** Opening Data extracts block **
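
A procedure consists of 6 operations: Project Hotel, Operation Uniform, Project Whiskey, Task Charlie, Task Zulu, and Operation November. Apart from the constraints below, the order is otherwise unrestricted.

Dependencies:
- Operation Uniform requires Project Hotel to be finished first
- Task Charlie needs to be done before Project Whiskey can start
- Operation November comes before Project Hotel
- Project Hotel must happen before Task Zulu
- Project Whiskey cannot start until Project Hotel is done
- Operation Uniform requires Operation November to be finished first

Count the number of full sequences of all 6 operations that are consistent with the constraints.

The operations with no prerequisites are Task Charlie, Operation November; any of them can be placed first.
Counting all ways to extend the partial order to a total order gives 24.

24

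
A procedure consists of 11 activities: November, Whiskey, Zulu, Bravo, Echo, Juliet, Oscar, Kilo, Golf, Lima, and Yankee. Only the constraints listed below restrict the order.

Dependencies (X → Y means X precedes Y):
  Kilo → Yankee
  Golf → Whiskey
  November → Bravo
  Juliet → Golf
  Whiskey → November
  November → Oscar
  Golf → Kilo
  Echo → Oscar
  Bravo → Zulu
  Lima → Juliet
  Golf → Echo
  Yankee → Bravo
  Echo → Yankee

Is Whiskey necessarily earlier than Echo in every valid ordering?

No chain of constraints connects Whiskey to Echo in either direction.
So Whiskey can come before Echo or after — it is not forced.

No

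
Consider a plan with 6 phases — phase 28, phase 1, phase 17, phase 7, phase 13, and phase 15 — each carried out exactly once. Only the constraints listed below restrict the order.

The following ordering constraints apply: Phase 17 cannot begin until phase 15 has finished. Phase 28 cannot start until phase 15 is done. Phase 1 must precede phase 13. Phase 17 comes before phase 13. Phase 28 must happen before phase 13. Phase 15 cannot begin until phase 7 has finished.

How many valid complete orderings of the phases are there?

10

The phases with no prerequisites are phase 1, phase 7; any of them can be placed first.
Enumerating by repeatedly choosing an available phase (one whose prerequisites are all placed) gives 10 distinct complete orderings.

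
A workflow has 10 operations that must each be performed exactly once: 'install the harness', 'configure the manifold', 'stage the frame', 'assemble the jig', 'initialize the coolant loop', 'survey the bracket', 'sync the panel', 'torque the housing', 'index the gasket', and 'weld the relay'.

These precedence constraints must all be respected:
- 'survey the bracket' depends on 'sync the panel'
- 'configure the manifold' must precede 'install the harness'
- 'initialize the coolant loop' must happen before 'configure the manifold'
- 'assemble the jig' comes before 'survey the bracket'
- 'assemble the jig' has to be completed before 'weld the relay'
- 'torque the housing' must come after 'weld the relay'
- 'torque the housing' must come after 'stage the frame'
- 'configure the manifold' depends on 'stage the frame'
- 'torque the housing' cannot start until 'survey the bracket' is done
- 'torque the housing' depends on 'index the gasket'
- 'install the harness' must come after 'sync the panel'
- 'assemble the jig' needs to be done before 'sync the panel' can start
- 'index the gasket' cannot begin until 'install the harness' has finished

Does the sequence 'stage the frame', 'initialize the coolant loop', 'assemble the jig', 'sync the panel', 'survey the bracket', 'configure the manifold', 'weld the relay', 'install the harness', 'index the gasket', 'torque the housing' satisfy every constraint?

Every stated constraint is respected: 'stage the frame' sits at position 1, ahead of 'torque the housing' at position 10, and each of the other listed pairs likewise has the predecessor earlier in the sequence.

Yes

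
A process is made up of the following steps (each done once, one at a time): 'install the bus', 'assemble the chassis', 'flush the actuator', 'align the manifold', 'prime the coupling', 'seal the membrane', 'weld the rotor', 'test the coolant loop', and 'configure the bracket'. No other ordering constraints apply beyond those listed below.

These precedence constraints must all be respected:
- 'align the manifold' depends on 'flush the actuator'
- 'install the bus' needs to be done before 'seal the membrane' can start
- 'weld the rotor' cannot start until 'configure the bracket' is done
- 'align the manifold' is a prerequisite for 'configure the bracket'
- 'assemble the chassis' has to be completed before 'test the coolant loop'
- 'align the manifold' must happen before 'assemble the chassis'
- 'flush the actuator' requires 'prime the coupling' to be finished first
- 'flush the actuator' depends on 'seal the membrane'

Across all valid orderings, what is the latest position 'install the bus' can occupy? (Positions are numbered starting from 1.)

Every step that must follow 'install the bus' has to come after it. Tracing all chains starting from 'install the bus', those steps are: 'assemble the chassis', 'flush the actuator', 'align the manifold', 'seal the membrane', 'weld the rotor', 'test the coolant loop', 'configure the bracket' — 7 in total.
With 7 mandatory successors out of 9 steps total, the latest slot for 'install the bus' is 9−7 = 2, and it's reachable by doing all non-successors before 'install the bus'.

2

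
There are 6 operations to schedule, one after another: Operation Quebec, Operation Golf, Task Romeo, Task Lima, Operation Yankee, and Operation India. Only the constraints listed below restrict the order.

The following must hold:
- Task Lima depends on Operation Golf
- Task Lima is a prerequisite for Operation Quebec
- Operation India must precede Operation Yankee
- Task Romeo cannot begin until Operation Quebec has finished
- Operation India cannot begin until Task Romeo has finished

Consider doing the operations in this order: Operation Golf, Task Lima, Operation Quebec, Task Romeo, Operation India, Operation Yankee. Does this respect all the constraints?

Yes

Checking each listed constraint against this order: for instance, Operation Quebec is in position 3 and Task Romeo in position 4, so that constraint holds — and the remaining constraints check out the same way.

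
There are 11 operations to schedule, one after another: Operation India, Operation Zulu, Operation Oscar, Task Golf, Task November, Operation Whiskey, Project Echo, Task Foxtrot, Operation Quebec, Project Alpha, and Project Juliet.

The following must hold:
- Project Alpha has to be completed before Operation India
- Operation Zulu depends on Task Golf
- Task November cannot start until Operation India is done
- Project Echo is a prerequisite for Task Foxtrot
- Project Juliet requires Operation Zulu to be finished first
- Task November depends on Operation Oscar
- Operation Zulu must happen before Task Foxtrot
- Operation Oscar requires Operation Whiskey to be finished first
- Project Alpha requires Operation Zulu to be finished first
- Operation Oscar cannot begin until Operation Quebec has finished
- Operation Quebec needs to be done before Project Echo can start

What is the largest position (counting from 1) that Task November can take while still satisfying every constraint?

11

Task November has no required successors, so nothing stops it from going last (position 11).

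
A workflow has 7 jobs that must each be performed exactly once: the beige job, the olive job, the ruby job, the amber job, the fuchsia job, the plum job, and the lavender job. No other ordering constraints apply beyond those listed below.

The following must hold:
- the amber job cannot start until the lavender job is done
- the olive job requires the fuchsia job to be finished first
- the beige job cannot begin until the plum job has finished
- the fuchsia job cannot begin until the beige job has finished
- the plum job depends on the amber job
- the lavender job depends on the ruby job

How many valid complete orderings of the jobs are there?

1

Only the ruby job has no prerequisites, so it must go first.
Continuing from there, at each step only one job has all its prerequisites placed, so the ordering is fully determined — there is exactly 1.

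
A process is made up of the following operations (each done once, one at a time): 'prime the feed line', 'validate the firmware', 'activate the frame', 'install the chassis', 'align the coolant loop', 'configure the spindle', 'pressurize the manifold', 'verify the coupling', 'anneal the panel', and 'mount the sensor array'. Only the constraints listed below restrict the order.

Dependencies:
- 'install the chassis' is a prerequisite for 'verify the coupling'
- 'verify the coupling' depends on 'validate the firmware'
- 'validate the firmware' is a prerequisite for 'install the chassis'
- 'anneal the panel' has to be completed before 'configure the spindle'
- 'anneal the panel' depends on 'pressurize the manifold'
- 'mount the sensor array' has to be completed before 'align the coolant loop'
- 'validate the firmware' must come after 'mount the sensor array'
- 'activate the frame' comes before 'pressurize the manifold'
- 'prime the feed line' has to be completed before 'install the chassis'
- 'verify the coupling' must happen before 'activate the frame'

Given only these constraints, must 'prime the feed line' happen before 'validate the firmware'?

No

Nothing in the constraints links 'prime the feed line' and 'validate the firmware'; they are unordered relative to each other.
A valid ordering placing 'validate the firmware' before 'prime the feed line' exists, so the answer is no.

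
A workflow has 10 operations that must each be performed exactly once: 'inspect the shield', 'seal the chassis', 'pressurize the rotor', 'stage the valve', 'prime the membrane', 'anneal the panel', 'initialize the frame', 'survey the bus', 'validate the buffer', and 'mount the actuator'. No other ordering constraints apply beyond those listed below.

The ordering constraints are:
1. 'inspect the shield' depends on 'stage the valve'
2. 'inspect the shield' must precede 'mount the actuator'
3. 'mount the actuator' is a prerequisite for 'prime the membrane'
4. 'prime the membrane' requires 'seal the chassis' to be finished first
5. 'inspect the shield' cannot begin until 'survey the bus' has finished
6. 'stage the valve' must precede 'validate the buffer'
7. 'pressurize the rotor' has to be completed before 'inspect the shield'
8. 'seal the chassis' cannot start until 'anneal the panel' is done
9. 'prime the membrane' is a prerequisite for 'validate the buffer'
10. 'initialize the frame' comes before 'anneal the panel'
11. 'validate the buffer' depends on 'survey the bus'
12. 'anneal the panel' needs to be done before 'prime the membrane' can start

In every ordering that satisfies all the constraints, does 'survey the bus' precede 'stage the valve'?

No chain of constraints connects 'survey the bus' to 'stage the valve' in either direction.
A valid ordering placing 'stage the valve' before 'survey the bus' exists, so the answer is no.

No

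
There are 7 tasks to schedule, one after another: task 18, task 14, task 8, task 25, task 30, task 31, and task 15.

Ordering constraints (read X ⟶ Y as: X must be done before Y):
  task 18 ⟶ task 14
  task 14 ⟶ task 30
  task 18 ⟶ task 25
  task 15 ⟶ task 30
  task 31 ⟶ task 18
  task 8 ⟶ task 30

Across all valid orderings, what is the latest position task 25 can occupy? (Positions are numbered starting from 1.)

7

No constraint forces any task after task 25, so it can be placed last, in position 7.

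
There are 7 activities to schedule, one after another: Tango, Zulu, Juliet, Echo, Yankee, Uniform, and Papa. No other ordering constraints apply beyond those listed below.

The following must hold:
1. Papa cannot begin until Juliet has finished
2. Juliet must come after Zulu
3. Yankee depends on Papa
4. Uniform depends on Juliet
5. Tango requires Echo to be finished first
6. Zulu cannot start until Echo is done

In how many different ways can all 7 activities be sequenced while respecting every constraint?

Echo is the only activity with nothing required before it, so every ordering starts there.
Systematically extending each partial ordering one activity at a time and counting, there are 18 complete orderings.

18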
** Closing Data extracts block **
**What the task asks**
Both end lines included, restate word for word the lines above from the line with "- 'assemble the jig' needs" to the line with "- 'flush the actuator' depends", and nothing else.

**Response**
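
- 'assemble the jig' needs to be done before 'sync the panel' can start
- 'index the gasket' cannot begin until 'install the harness' has finished

Does the sequence 'stage the frame', 'initialize the coolant loop', 'assemble the jig', 'sync the panel', 'survey the bracket', 'configure the manifold', 'weld the relay', 'install the harness', 'index the gasket', 'torque the housing' satisfy every constraint?

Every stated constraint is respected: 'stage the frame' sits at position 1, ahead of 'torque the housing' at position 10, and each of the other listed pairs likewise has the predecessor earlier in the sequence.

Yes

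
A process is made up of the following steps (each done once, one at a time): 'install the bus', 'assemble the chassis', 'flush the actuator', 'align the manifold', 'prime the coupling', 'seal the membrane', 'weld the rotor', 'test the coolant loop', and 'configure the bracket'. No other ordering constraints apply beyond those listed below.

These precedence constraints must all be respected:
- 'align the manifold' depends on 'flush the actuator'
- 'install the bus' needs to be done before 'seal the membrane' can start
- 'weld the rotor' cannot start until 'configure the bracket' is done
- 'align the manifold' is a prerequisite for 'configure the bracket'
- 'assemble the chassis' has to be completed before 'test the coolant loop'
- 'align the manifold' must happen before 'assemble the chassis'
- 'flush the actuator' requires 'prime the coupling' to be finished first
- 'flush the actuator' depends on 'seal the membrane'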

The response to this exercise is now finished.